Problem details
Reproduce the data in full, exactly as it appears.

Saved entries
* * * * * * *

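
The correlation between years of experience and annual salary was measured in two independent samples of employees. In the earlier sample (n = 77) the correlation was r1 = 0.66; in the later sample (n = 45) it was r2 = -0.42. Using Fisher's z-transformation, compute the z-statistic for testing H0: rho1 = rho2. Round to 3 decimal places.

6.421

z1 = atanh(0.66) = 0.792814,  z2 = atanh(-0.42) = -0.447692
SE = √(1/(n1−3) + 1/(n2−3)) = √(1/74 + 1/42) = √(0.0135135 + 0.0238095) = √0.0373230 = 0.193192
z = (z1 − z2)/SE = (0.792814 − (-0.447692)) / 0.193192 = 1.240506 / 0.193192 = 6.421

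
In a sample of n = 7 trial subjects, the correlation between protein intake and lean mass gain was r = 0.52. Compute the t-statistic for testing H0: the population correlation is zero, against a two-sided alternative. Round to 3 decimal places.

1 − r² = 1 − 0.2704 = 0.7296;  √(1−r²) = 0.854166
√(n−2) = √5 = 2.236068
t = r·√(n−2)/√(1−r²) = 0.52 · 2.236068 / 0.854166 = 1.361

1.361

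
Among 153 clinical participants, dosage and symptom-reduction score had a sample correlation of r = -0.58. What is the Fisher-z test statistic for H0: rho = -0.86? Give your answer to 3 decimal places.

z_r = atanh(-0.58) = -0.662463,  z_0 = atanh(-0.86) = -1.293345
SE = 1/√(n−3) = 1/√150 = 0.081650
z = (z_r − z_0)/SE = (-0.662463 − (-1.293345)) / 0.081650 = 0.630882 / 0.081650 = 7.727

7.727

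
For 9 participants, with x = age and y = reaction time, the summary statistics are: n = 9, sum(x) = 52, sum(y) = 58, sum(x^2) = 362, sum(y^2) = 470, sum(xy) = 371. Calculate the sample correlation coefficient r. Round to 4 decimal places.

0.4663

Numerator: nΣxy − (Σx)(Σy) = 9·371 − (52)(58) = 323
Denominator: √[(nΣx²−(Σx)²)(nΣy²−(Σy)²)]
  nΣx²−(Σx)² = 9·362 − 2704 = 554;  nΣy²−(Σy)² = 9·470 − 3364 = 866
  √(554·866) = √479764 = 692.6500
r = 323 / 692.6500 = 0.4663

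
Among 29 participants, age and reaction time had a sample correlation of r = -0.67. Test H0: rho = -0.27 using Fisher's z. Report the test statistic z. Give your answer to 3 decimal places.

-2.722

z_r = atanh(-0.67) = -0.810743,  z_0 = atanh(-0.27) = -0.276864
SE = 1/√(n−3) = 1/√26 = 0.196116
z = (z_r − z_0)/SE = (-0.810743 − (-0.276864)) / 0.196116 = -0.533879 / 0.196116 = -2.722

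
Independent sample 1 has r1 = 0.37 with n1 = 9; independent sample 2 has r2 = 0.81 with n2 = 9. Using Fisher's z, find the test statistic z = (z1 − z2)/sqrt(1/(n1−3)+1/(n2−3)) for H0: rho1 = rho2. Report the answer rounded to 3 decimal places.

z1 = atanh(0.37) = 0.388423,  z2 = atanh(0.81) = 1.127029
SE = √(1/(n1−3) + 1/(n2−3)) = √(1/6 + 1/6) = √(0.1666667 + 0.1666667) = √0.3333334 = 0.577350
z = (z1 − z2)/SE = (0.388423 − 1.127029) / 0.577350 = -0.738606 / 0.577350 = -1.279

-1.279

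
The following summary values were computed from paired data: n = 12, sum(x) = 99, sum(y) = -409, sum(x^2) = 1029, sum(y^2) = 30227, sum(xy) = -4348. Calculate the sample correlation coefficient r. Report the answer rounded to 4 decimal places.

Numerator: nΣxy − (Σx)(Σy) = 12·(-4348) − (99)(-409) = -11685
Denominator: √[(nΣx²−(Σx)²)(nΣy²−(Σy)²)]
  nΣx²−(Σx)² = 12·1029 − 9801 = 2547;  nΣy²−(Σy)² = 12·30227 − 167281 = 195443
  √(2547·195443) = √497793321 = 22311.2824
r = -11685 / 22311.2824 = -0.5237

-0.5237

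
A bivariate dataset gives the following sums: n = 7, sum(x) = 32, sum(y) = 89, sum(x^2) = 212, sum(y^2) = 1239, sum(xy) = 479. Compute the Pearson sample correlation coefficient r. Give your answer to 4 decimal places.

Numerator: nΣxy − (Σx)(Σy) = 7·479 − (32)(89) = 505
Denominator: √[(nΣx²−(Σx)²)(nΣy²−(Σy)²)]
  nΣx²−(Σx)² = 7·212 − 1024 = 460;  nΣy²−(Σy)² = 7·1239 − 7921 = 752
  √(460·752) = √345920 = 588.1496
r = 505 / 588.1496 = 0.8586

0.8586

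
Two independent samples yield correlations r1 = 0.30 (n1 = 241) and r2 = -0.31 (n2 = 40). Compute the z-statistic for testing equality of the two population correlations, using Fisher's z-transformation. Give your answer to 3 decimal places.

z1 = atanh(0.30) = 0.309520,  z2 = atanh(-0.31) = -0.320545
SE = √(1/(n1−3) + 1/(n2−3)) = √(1/238 + 1/37) = √(0.0042017 + 0.0270270) = √0.0312287 = 0.176716
z = (z1 − z2)/SE = (0.309520 − (-0.320545)) / 0.176716 = 0.630065 / 0.176716 = 3.565

3.565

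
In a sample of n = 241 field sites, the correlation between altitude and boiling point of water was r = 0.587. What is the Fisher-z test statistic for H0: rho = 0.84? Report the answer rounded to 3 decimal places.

Fisher z: atanh(0.587) = 0.673077, atanh(0.84) = 1.221174
z = (z_r − z_0)·√(n−3) = (0.673077 − 1.221174)·√238 = -0.548097 · 15.427249 = -8.456

-8.456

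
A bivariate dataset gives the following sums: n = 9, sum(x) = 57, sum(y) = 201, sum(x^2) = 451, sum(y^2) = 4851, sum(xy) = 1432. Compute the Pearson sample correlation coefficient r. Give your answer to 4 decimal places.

0.8809

S_xy = nΣxy − ΣxΣy = 9·1432 − 57·201 = 12888 − 11457 = 1431
S_xx = nΣx² − (Σx)² = 9·451 − 57² = 4059 − 3249 = 810
S_yy = nΣy² − (Σy)² = 9·4851 − 201² = 43659 − 40401 = 3258
r = S_xy / √(S_xx·S_yy) = 1431 / √(810·3258) = 1431 / √2638980 = 1431 / 1624.4938 = 0.8809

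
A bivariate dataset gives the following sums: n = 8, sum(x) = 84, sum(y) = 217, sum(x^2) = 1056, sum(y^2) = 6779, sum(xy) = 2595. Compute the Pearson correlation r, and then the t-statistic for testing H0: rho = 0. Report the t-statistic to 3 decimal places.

S_xy = nΣxy − ΣxΣy = 8·2595 − 84·217 = 20760 − 18228 = 2532
S_xx = nΣx² − (Σx)² = 8·1056 − 84² = 8448 − 7056 = 1392
S_yy = nΣy² − (Σy)² = 8·6779 − 217² = 54232 − 47089 = 7143
r = S_xy / √(S_xx·S_yy) = 2532 / √(1392·7143) = 2532 / √9943056 = 2532 / 3153.2612 = 0.8030
t = r·√(n−2)/√(1−r²) = 0.8030·√6 / √(1−0.644809) = 1.966940 / 0.595979 = 3.300

3.300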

* * * * * * *

Response
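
The correlation between years of experience and annual salary was measured in two independent samples of employees. In the earlier sample (n = 77) the correlation was r1 = 0.66; in the later sample (n = 45) it was r2 = -0.42. Using Fisher's z-transformation, compute the z-statistic for testing H0: rho1 = rho2. Round to 3 decimal places.

6.421

z1 = atanh(0.66) = 0.792814,  z2 = atanh(-0.42) = -0.447692
SE = √(1/(n1−3) + 1/(n2−3)) = √(1/74 + 1/42) = √(0.0135135 + 0.0238095) = √0.0373230 = 0.193192
z = (z1 − z2)/SE = (0.792814 − (-0.447692)) / 0.193192 = 1.240506 / 0.193192 = 6.421

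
In a sample of n = 7 trial subjects, the correlation between protein intake and lean mass gain was r = 0.52. Compute the t-statistic for testing H0: the population correlation is zero, against a two-sided alternative. Round to 3 decimal places.

1 − r² = 1 − 0.2704 = 0.7296;  √(1−r²) = 0.854166
√(n−2) = √5 = 2.236068
t = r·√(n−2)/√(1−r²) = 0.52 · 2.236068 / 0.854166 = 1.361

1.361

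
Among 153 clinical participants, dosage and symptom-reduction score had a sample correlation of r = -0.58. What is the Fisher-z test statistic for H0: rho = -0.86? Give your answer to 3 decimal places.

z_r = atanh(-0.58) = -0.662463,  z_0 = atanh(-0.86) = -1.293345
SE = 1/√(n−3) = 1/√150 = 0.081650
z = (z_r − z_0)/SE = (-0.662463 − (-1.293345)) / 0.081650 = 0.630882 / 0.081650 = 7.727

7.727

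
For 9 participants, with x = age and y = reaction time, the summary statistics are: n = 9, sum(x) = 52, sum(y) = 58, sum(x^2) = 362, sum(y^2) = 470, sum(xy) = 371. Calculate the sample correlation coefficient r. Round to 4 decimal places.

0.4663

Numerator: nΣxy − (Σx)(Σy) = 9·371 − (52)(58) = 323
Denominator: √[(nΣx²−(Σx)²)(nΣy²−(Σy)²)]
  nΣx²−(Σx)² = 9·362 − 2704 = 554;  nΣy²−(Σy)² = 9·470 − 3364 = 866
  √(554·866) = √479764 = 692.6500
r = 323 / 692.6500 = 0.4663

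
Among 29 participants, age and reaction time had a sample correlation of r = -0.67. Test H0: rho = -0.27 using Fisher's z. Report the test statistic z. Give your answer to 3 decimal places.

-2.722

z_r = atanh(-0.67) = -0.810743,  z_0 = atanh(-0.27) = -0.276864
SE = 1/√(n−3) = 1/√26 = 0.196116
z = (z_r − z_0)/SE = (-0.810743 − (-0.276864)) / 0.196116 = -0.533879 / 0.196116 = -2.722

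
Independent sample 1 has r1 = 0.37 with n1 = 9; independent sample 2 has r2 = 0.81 with n2 = 9. Using Fisher's z, find the test statistic z = (z1 − z2)/sqrt(1/(n1−3)+1/(n2−3)) for H0: rho1 = rho2. Report the answer rounded to 3 decimal places.

z1 = atanh(0.37) = 0.388423,  z2 = atanh(0.81) = 1.127029
SE = √(1/(n1−3) + 1/(n2−3)) = √(1/6 + 1/6) = √(0.1666667 + 0.1666667) = √0.3333334 = 0.577350
z = (z1 − z2)/SE = (0.388423 − 1.127029) / 0.577350 = -0.738606 / 0.577350 = -1.279

-1.279

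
The following summary values were computed from paired data: n = 12, sum(x) = 99, sum(y) = -409, sum(x^2) = 1029, sum(y^2) = 30227, sum(xy) = -4348. Calculate the sample correlation coefficient r. Report the answer rounded to 4 decimal places.

Numerator: nΣxy − (Σx)(Σy) = 12·(-4348) − (99)(-409) = -11685
Denominator: √[(nΣx²−(Σx)²)(nΣy²−(Σy)²)]
  nΣx²−(Σx)² = 12·1029 − 9801 = 2547;  nΣy²−(Σy)² = 12·30227 − 167281 = 195443
  √(2547·195443) = √497793321 = 22311.2824
r = -11685 / 22311.2824 = -0.5237

-0.5237

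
A bivariate dataset gives the following sums: n = 7, sum(x) = 32, sum(y) = 89, sum(x^2) = 212, sum(y^2) = 1239, sum(xy) = 479. Compute the Pearson sample correlation coefficient r. Give your answer to 4 decimal places.

Numerator: nΣxy − (Σx)(Σy) = 7·479 − (32)(89) = 505
Denominator: √[(nΣx²−(Σx)²)(nΣy²−(Σy)²)]
  nΣx²−(Σx)² = 7·212 − 1024 = 460;  nΣy²−(Σy)² = 7·1239 − 7921 = 752
  √(460·752) = √345920 = 588.1496
r = 505 / 588.1496 = 0.8586

0.8586

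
Two independent samples yield correlations r1 = 0.30 (n1 = 241) and r2 = -0.31 (n2 = 40). Compute the z-statistic for testing equality of the two population correlations, using Fisher's z-transformation. Give your answer to 3 decimal places.

z1 = atanh(0.30) = 0.309520,  z2 = atanh(-0.31) = -0.320545
SE = √(1/(n1−3) + 1/(n2−3)) = √(1/238 + 1/37) = √(0.0042017 + 0.0270270) = √0.0312287 = 0.176716
z = (z1 − z2)/SE = (0.309520 − (-0.320545)) / 0.176716 = 0.630065 / 0.176716 = 3.565

3.565

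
In a sample of n = 241 field sites, the correlation between altitude and boiling point of water was r = 0.587. What is the Fisher-z test statistic for H0: rho = 0.84? Report the answer rounded to 3 decimal places.

Fisher z: atanh(0.587) = 0.673077, atanh(0.84) = 1.221174
z = (z_r − z_0)·√(n−3) = (0.673077 − 1.221174)·√238 = -0.548097 · 15.427249 = -8.456

-8.456

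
A bivariate dataset gives the following sums: n = 9, sum(x) = 57, sum(y) = 201, sum(x^2) = 451, sum(y^2) = 4851, sum(xy) = 1432. Compute the Pearson sample correlation coefficient r. Give your answer to 4 decimal places.

0.8809

S_xy = nΣxy − ΣxΣy = 9·1432 − 57·201 = 12888 − 11457 = 1431
S_xx = nΣx² − (Σx)² = 9·451 − 57² = 4059 − 3249 = 810
S_yy = nΣy² − (Σy)² = 9·4851 − 201² = 43659 − 40401 = 3258
r = S_xy / √(S_xx·S_yy) = 1431 / √(810·3258) = 1431 / √2638980 = 1431 / 1624.4938 = 0.8809

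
A bivariate dataset gives the following sums: n = 8, sum(x) = 84, sum(y) = 217, sum(x^2) = 1056, sum(y^2) = 6779, sum(xy) = 2595. Compute the Pearson correlation r, and then the t-statistic for testing H0: rho = 0. Report the t-statistic to 3 decimal places.

S_xy = nΣxy − ΣxΣy = 8·2595 − 84·217 = 20760 − 18228 = 2532
S_xx = nΣx² − (Σx)² = 8·1056 − 84² = 8448 − 7056 = 1392
S_yy = nΣy² − (Σy)² = 8·6779 − 217² = 54232 − 47089 = 7143
r = S_xy / √(S_xx·S_yy) = 2532 / √(1392·7143) = 2532 / √9943056 = 2532 / 3153.2612 = 0.8030
t = r·√(n−2)/√(1−r²) = 0.8030·√6 / √(1−0.644809) = 1.966940 / 0.595979 = 3.300

3.300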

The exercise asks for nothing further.